* _Work order_: Could the entries below be retyped exactly and in full?
==== Data in this exercise ====
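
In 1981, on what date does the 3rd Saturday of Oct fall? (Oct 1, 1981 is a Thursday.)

Oct 17, 1981

Oct 1981 begins on a Thursday, so the first Saturday is Oct 3 (2 days later).
The 3rd Saturday is 2 weeks later: 3 + 14 = 17.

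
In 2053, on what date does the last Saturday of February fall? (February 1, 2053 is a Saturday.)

February 2053 begins on a Saturday, so the first Saturday is February 1.
February 2053 has 28 days. Adding weeks: 1, 8, 15, 22 — the last one ≤ 28 is the 22nd.

22 February 2053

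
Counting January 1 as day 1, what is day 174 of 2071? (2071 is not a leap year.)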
====
* _Your solution_:
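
In 1981, on what date does the 3rd Saturday of Oct fall? (Oct 1, 1981 is a Thursday.)

Oct 17, 1981

Oct 1981 begins on a Thursday, so the first Saturday is Oct 3 (2 days later).
The 3rd Saturday is 2 weeks later: 3 + 14 = 17.

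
In 2053, on what date does the last Saturday of February fall? (February 1, 2053 is a Saturday.)

February 2053 begins on a Saturday, so the first Saturday is February 1.
February 2053 has 28 days. Adding weeks: 1, 8, 15, 22 — the last one ≤ 28 is the 22nd.

22 February 2053

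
Counting January 1 as day 1, what is day 174 of 2071? (2071 is not a leap year.)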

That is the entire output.